Collected data
Content starts

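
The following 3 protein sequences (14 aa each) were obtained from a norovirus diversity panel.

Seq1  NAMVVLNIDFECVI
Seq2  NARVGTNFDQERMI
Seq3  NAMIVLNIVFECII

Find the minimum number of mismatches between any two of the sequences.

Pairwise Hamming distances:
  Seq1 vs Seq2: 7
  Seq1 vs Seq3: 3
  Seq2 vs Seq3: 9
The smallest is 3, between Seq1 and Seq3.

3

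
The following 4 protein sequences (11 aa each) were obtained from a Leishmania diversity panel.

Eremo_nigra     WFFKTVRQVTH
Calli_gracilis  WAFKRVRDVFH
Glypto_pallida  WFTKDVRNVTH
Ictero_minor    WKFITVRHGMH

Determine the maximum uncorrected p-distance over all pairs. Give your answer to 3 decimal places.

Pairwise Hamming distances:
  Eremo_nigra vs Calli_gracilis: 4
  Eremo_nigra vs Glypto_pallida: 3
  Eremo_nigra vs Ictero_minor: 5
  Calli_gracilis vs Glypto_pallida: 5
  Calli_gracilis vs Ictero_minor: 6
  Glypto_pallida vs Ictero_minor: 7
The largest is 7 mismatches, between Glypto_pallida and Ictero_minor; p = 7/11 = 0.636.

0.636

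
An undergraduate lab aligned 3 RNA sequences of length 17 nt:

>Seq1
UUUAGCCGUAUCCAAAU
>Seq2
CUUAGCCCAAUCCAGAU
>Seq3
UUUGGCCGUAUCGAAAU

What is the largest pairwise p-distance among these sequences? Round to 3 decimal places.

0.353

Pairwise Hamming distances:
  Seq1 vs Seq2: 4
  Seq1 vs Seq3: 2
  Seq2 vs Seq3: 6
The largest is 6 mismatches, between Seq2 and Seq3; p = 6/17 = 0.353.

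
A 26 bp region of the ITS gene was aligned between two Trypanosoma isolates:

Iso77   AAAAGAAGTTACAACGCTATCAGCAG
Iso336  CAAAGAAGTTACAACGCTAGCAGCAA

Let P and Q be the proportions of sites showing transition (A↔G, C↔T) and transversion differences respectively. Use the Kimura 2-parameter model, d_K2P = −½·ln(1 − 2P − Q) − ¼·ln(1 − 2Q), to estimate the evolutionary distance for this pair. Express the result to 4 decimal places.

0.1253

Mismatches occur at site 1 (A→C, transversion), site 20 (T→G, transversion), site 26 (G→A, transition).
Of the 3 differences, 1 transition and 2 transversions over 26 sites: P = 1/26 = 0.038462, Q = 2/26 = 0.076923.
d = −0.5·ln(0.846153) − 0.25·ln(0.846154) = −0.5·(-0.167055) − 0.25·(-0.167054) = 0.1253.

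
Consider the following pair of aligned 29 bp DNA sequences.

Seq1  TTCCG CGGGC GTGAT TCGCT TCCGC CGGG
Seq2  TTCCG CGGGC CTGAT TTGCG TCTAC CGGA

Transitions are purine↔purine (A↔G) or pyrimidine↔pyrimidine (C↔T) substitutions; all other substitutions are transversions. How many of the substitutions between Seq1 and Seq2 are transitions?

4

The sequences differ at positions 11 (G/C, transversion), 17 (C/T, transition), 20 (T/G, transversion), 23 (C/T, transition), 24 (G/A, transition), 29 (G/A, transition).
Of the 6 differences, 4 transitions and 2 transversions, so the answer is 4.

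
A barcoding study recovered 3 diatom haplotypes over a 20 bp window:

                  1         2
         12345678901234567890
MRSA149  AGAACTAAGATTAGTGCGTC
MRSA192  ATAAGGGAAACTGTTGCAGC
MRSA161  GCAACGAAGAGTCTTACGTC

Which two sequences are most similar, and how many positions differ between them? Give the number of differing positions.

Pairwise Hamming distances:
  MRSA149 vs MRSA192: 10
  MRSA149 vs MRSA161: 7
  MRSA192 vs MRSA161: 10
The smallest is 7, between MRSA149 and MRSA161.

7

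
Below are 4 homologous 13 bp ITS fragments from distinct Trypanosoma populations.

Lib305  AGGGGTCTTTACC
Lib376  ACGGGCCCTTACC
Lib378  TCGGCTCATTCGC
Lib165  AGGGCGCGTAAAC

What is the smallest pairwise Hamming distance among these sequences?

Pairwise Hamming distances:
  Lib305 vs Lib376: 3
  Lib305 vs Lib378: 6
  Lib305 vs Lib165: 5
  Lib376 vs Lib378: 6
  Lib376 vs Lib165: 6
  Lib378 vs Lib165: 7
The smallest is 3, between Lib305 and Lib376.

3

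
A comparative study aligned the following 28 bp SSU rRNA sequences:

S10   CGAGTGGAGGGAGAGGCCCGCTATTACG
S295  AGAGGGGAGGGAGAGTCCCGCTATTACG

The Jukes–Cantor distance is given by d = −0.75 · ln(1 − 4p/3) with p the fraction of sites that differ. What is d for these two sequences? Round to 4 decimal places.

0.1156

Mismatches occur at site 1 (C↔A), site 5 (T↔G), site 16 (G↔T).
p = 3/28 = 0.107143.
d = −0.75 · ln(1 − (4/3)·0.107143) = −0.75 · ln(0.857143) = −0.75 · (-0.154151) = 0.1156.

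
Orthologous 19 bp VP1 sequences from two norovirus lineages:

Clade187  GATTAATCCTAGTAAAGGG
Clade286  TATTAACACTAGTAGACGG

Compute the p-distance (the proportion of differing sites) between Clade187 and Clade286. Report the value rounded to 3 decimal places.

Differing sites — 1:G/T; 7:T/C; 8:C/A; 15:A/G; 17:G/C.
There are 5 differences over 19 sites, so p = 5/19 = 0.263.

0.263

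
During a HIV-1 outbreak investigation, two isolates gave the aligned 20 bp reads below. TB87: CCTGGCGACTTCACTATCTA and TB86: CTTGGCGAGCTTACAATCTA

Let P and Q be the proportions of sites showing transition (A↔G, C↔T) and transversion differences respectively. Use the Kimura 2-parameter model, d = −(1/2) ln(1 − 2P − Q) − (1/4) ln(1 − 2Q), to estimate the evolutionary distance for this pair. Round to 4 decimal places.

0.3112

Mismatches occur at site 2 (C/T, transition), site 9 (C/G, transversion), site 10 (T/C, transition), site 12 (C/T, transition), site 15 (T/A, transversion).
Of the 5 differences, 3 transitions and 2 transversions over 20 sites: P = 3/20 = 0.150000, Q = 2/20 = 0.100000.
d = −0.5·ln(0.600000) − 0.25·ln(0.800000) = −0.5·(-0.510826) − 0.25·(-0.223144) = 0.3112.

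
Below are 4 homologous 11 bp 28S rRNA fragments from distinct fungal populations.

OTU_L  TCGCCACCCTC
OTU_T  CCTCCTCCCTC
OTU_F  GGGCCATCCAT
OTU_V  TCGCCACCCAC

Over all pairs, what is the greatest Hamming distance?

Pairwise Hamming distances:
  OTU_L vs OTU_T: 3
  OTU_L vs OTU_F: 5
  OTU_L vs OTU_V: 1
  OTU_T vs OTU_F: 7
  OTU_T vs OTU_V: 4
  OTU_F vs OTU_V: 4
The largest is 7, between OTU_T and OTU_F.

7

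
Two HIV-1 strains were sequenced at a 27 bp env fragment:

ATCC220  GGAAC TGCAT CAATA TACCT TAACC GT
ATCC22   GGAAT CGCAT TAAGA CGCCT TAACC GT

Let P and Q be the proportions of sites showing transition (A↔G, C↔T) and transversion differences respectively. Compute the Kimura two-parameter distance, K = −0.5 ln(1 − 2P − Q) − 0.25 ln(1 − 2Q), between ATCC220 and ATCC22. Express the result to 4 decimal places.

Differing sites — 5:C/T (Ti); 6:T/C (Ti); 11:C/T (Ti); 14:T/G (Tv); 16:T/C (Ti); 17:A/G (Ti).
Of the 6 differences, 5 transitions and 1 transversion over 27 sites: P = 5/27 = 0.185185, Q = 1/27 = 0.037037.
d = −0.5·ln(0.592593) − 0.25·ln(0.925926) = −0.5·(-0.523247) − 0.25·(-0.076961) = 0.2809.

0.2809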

Content ends
Content starts

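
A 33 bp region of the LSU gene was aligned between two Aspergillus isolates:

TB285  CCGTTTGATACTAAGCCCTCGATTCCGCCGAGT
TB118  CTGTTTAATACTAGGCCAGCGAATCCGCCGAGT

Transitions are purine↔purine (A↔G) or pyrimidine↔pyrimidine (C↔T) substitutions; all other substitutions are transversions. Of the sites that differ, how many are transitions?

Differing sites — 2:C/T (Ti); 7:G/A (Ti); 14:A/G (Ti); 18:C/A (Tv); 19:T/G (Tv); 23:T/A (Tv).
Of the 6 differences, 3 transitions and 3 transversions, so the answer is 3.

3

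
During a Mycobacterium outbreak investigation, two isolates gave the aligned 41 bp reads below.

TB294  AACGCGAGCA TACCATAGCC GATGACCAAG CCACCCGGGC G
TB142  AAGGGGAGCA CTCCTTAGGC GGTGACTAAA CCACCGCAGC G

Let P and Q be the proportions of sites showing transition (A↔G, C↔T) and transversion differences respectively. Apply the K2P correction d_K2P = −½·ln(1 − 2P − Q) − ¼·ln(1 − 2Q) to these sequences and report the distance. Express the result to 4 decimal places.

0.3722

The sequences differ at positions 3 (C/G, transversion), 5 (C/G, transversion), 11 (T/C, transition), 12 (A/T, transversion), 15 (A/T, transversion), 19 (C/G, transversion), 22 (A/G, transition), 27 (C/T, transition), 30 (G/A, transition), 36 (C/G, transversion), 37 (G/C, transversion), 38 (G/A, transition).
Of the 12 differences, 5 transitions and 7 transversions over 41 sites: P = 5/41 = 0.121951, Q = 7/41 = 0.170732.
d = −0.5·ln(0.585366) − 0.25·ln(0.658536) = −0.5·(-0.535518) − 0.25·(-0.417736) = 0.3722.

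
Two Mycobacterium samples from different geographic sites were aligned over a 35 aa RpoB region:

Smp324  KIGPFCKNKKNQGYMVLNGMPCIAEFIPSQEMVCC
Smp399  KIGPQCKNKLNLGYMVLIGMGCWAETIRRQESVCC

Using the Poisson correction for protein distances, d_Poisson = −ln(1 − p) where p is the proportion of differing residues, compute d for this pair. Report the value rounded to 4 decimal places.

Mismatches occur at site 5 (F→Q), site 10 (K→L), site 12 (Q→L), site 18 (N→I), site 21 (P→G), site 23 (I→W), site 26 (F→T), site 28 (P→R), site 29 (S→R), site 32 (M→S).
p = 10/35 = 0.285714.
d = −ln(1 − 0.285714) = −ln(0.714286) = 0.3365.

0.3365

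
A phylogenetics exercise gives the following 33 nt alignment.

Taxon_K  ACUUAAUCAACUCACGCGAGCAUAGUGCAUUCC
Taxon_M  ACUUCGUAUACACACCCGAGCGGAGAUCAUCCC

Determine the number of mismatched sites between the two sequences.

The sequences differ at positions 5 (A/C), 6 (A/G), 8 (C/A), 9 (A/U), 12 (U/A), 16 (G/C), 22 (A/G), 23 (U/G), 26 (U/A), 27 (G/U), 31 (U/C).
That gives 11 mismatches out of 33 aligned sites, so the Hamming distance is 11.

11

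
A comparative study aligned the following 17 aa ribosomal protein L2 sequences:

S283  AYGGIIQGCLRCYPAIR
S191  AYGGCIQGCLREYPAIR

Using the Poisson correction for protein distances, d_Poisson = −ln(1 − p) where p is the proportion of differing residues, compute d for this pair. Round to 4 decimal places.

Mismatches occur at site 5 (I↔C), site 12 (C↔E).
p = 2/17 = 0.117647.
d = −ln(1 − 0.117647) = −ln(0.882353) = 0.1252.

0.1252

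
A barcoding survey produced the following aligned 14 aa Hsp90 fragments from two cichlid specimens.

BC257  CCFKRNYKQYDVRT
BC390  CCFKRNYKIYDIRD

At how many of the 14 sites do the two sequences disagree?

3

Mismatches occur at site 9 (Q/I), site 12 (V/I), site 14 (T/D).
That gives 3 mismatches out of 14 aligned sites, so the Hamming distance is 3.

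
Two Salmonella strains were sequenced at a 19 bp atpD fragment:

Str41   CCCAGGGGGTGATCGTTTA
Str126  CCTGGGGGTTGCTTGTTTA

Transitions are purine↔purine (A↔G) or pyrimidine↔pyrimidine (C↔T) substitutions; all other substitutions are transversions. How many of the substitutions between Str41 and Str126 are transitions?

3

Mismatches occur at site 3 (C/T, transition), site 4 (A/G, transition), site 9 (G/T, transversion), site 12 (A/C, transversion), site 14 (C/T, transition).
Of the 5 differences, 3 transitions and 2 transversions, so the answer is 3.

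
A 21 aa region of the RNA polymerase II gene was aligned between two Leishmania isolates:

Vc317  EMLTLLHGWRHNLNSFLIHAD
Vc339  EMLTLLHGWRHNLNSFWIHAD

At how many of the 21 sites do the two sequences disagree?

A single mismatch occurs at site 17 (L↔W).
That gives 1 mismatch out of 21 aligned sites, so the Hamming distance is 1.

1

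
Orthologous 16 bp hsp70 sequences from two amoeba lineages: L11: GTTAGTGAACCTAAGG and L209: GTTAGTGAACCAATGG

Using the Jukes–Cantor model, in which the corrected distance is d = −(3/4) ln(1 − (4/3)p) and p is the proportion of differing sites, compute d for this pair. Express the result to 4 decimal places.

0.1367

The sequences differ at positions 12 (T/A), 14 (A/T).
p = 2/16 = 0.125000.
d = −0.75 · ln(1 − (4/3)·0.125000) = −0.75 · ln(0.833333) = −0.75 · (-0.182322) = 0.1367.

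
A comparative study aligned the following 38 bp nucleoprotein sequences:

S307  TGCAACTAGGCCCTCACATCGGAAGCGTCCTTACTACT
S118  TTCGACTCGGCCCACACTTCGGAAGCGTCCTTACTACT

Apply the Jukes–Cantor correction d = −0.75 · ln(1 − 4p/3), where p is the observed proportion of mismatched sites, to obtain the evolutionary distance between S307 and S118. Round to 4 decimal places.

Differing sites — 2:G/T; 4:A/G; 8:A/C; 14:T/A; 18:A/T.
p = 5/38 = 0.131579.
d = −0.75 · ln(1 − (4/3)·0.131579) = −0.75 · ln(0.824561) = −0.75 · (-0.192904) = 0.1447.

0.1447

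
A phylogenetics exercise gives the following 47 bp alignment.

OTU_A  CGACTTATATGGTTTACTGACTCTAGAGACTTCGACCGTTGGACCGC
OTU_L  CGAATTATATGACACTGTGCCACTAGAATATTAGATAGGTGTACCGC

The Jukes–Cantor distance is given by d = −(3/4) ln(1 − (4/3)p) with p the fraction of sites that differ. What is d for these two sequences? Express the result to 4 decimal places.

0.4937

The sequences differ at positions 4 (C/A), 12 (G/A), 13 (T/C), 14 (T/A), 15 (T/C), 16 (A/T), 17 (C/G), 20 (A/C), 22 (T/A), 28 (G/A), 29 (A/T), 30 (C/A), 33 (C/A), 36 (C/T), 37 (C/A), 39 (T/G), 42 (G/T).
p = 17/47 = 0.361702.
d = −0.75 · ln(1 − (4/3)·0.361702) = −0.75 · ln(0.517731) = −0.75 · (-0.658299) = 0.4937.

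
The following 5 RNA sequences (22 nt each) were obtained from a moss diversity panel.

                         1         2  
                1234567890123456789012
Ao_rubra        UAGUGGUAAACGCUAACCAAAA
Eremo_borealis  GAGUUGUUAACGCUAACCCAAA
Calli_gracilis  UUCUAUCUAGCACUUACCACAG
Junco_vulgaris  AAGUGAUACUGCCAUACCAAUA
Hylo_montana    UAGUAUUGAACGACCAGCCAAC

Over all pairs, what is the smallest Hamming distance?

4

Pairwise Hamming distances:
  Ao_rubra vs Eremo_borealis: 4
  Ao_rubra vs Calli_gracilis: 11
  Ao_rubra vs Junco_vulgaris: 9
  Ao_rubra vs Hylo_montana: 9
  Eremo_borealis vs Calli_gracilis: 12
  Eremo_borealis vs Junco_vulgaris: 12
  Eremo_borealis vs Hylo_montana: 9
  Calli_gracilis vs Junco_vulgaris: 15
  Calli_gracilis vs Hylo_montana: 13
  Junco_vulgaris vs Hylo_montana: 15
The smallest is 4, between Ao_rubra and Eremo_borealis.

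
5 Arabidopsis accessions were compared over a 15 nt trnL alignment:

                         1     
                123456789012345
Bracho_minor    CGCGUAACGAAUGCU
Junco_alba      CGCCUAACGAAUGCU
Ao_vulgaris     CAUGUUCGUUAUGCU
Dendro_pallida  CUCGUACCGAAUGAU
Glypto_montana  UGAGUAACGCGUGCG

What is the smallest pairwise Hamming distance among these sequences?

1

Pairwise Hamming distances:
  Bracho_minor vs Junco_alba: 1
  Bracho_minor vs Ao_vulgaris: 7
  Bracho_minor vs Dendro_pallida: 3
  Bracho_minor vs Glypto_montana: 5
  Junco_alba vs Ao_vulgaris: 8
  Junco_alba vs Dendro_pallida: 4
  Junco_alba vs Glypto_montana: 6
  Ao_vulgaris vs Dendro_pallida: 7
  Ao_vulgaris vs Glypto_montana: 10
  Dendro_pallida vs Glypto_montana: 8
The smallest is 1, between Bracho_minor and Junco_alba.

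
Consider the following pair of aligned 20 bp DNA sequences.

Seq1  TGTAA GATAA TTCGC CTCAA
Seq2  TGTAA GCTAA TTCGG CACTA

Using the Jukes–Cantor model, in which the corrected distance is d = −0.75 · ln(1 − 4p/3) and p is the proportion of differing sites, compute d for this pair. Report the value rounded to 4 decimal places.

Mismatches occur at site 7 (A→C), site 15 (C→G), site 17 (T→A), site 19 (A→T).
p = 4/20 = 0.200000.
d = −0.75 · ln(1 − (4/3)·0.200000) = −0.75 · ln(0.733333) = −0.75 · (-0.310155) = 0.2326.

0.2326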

Content ends
Content starts

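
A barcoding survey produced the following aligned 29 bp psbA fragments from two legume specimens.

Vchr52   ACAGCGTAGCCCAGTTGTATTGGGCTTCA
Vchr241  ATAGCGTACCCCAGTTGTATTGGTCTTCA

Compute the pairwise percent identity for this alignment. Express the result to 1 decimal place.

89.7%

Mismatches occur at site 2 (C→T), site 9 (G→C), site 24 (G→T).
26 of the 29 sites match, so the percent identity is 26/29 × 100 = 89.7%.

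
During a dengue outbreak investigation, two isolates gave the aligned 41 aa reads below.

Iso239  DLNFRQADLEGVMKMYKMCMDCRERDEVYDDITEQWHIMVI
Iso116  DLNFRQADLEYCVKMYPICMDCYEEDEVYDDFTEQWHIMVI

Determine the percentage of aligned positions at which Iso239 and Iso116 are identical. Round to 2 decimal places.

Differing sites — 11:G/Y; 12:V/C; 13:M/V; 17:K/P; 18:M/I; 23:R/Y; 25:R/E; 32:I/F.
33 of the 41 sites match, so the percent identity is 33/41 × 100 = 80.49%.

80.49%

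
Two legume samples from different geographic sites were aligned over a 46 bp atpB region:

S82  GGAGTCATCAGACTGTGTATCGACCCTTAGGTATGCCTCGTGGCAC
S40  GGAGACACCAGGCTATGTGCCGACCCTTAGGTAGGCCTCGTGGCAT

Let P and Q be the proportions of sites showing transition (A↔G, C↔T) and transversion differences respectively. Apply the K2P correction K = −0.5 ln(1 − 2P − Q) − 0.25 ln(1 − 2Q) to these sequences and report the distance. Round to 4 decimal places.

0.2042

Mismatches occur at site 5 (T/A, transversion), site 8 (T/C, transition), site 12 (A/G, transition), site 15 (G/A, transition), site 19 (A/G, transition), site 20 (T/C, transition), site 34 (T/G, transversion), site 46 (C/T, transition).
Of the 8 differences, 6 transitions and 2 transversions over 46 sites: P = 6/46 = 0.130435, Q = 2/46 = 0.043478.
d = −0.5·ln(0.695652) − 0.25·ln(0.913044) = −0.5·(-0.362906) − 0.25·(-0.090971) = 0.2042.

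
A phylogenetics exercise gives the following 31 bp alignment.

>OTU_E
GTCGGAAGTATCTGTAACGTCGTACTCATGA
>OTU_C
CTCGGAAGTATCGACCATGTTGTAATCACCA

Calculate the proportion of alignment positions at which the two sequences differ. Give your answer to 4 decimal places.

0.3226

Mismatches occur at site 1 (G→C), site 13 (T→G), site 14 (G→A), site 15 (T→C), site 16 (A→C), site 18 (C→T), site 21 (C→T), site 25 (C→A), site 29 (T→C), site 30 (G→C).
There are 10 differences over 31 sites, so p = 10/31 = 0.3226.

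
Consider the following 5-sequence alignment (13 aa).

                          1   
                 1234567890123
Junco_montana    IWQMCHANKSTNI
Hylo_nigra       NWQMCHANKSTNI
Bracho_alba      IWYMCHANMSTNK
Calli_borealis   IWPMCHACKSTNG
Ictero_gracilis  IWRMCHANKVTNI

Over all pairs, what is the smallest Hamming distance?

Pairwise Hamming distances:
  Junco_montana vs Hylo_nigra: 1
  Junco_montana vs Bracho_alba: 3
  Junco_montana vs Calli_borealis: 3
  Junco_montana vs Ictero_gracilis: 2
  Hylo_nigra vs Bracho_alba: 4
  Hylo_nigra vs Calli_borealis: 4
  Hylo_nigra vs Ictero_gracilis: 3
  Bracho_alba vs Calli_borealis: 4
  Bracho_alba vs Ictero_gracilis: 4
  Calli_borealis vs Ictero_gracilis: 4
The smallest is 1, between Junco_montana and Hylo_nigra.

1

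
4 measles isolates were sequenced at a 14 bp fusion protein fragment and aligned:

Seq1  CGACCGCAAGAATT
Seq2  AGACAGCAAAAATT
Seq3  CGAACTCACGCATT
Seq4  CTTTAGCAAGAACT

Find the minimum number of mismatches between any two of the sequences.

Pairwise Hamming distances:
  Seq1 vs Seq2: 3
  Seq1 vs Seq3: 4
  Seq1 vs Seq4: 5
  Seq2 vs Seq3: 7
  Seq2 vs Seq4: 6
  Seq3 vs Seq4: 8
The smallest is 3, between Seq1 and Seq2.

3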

Content ends

Task instructions: Which of the lines in the data contain the string "legume"? Return each one.

Exercise response:
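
A barcoding survey produced the following aligned 29 bp psbA fragments from two legume specimens.
Two legume samples from different geographic sites were aligned over a 46 bp atpB region: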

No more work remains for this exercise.